_Exercise instructions_
All of the lines below should be printed again exactly as they are.

_Data to examine_

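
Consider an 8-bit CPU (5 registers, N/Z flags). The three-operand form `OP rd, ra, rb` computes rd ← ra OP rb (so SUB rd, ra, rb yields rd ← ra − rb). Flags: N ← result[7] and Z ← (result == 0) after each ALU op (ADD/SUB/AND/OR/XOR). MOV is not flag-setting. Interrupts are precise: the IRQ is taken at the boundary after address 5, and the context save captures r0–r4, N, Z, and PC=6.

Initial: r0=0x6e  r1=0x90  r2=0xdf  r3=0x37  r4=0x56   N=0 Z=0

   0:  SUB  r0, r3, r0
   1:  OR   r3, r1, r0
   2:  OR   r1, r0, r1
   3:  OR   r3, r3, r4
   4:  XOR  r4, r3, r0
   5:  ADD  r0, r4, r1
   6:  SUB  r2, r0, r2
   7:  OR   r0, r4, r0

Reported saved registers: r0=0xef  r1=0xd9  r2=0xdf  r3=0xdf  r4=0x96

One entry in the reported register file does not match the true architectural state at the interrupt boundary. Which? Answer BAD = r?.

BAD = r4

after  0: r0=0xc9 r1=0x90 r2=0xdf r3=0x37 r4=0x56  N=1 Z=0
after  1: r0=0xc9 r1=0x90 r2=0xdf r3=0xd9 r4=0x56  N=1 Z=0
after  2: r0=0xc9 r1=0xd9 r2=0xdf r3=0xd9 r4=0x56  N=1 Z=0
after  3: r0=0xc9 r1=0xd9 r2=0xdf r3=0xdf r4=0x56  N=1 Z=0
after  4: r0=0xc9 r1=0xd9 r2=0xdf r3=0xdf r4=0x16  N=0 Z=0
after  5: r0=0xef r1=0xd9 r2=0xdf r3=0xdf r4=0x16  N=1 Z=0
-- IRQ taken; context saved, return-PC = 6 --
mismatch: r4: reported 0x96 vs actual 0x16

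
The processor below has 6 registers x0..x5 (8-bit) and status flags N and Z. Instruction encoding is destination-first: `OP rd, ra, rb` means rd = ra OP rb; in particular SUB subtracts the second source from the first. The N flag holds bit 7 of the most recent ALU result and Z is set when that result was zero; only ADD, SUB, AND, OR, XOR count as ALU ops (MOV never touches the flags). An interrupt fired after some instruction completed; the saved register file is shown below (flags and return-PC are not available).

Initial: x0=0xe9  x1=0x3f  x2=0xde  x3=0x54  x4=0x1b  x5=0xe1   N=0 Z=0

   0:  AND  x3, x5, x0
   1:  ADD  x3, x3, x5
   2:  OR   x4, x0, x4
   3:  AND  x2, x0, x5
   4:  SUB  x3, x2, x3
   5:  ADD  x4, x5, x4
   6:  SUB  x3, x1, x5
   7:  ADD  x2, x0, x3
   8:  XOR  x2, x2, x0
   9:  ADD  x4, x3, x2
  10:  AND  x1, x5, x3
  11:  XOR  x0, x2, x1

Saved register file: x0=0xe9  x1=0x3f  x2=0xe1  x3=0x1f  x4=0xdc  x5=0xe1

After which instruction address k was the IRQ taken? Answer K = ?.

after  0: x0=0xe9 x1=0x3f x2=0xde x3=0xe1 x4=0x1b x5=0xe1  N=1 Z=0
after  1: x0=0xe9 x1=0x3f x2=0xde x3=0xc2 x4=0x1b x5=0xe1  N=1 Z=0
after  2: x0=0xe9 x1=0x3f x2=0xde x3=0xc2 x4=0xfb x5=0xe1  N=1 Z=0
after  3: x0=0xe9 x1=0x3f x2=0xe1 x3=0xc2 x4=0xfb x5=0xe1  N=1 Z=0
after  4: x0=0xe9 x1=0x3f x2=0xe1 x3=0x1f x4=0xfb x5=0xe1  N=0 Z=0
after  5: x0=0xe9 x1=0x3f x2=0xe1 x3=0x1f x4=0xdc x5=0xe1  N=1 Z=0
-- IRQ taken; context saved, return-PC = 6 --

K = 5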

_Result for this task_
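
Consider an 8-bit CPU (5 registers, N/Z flags). The three-operand form `OP rd, ra, rb` computes rd ← ra OP rb (so SUB rd, ra, rb yields rd ← ra − rb). Flags: N ← result[7] and Z ← (result == 0) after each ALU op (ADD/SUB/AND/OR/XOR). MOV is not flag-setting. Interrupts are precise: the IRQ is taken at the boundary after address 5, and the context save captures r0–r4, N, Z, and PC=6.

Initial: r0=0x6e  r1=0x90  r2=0xdf  r3=0x37  r4=0x56   N=0 Z=0

   0:  SUB  r0, r3, r0
   1:  OR   r3, r1, r0
   2:  OR   r1, r0, r1
   3:  OR   r3, r3, r4
   4:  XOR  r4, r3, r0
   5:  ADD  r0, r4, r1
   6:  SUB  r2, r0, r2
   7:  OR   r0, r4, r0

Reported saved registers: r0=0xef  r1=0xd9  r2=0xdf  r3=0xdf  r4=0x96

One entry in the reported register file does not match the true architectural state at the interrupt boundary. Which? Answer BAD = r?.

BAD = r4

after  0: r0=0xc9 r1=0x90 r2=0xdf r3=0x37 r4=0x56  N=1 Z=0
after  1: r0=0xc9 r1=0x90 r2=0xdf r3=0xd9 r4=0x56  N=1 Z=0
after  2: r0=0xc9 r1=0xd9 r2=0xdf r3=0xd9 r4=0x56  N=1 Z=0
after  3: r0=0xc9 r1=0xd9 r2=0xdf r3=0xdf r4=0x56  N=1 Z=0
after  4: r0=0xc9 r1=0xd9 r2=0xdf r3=0xdf r4=0x16  N=0 Z=0
after  5: r0=0xef r1=0xd9 r2=0xdf r3=0xdf r4=0x16  N=1 Z=0
-- IRQ taken; context saved, return-PC = 6 --
mismatch: r4: reported 0x96 vs actual 0x16

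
The processor below has 6 registers x0..x5 (8-bit) and status flags N and Z. Instruction encoding is destination-first: `OP rd, ra, rb` means rd = ra OP rb; in particular SUB subtracts the second source from the first. The N flag holds bit 7 of the most recent ALU result and Z is set when that result was zero; only ADD, SUB, AND, OR, XOR count as ALU ops (MOV never touches the flags). An interrupt fired after some instruction completed; the saved register file is shown below (flags and return-PC are not available).

Initial: x0=0xe9  x1=0x3f  x2=0xde  x3=0x54  x4=0x1b  x5=0xe1   N=0 Z=0

   0:  AND  x3, x5, x0
   1:  ADD  x3, x3, x5
   2:  OR   x4, x0, x4
   3:  AND  x2, x0, x5
   4:  SUB  x3, x2, x3
   5:  ADD  x4, x5, x4
   6:  SUB  x3, x1, x5
   7:  ADD  x2, x0, x3
   8:  XOR  x2, x2, x0
   9:  ADD  x4, x3, x2
  10:  AND  x1, x5, x3
  11:  XOR  x0, x2, x1

Saved register file: x0=0xe9  x1=0x3f  x2=0xe1  x3=0x1f  x4=0xdc  x5=0xe1

After which instruction address k was the IRQ taken? Answer K = ?.

after  0: x0=0xe9 x1=0x3f x2=0xde x3=0xe1 x4=0x1b x5=0xe1  N=1 Z=0
after  1: x0=0xe9 x1=0x3f x2=0xde x3=0xc2 x4=0x1b x5=0xe1  N=1 Z=0
after  2: x0=0xe9 x1=0x3f x2=0xde x3=0xc2 x4=0xfb x5=0xe1  N=1 Z=0
after  3: x0=0xe9 x1=0x3f x2=0xe1 x3=0xc2 x4=0xfb x5=0xe1  N=1 Z=0
after  4: x0=0xe9 x1=0x3f x2=0xe1 x3=0x1f x4=0xfb x5=0xe1  N=0 Z=0
after  5: x0=0xe9 x1=0x3f x2=0xe1 x3=0x1f x4=0xdc x5=0xe1  N=1 Z=0
-- IRQ taken; context saved, return-PC = 6 --

K = 5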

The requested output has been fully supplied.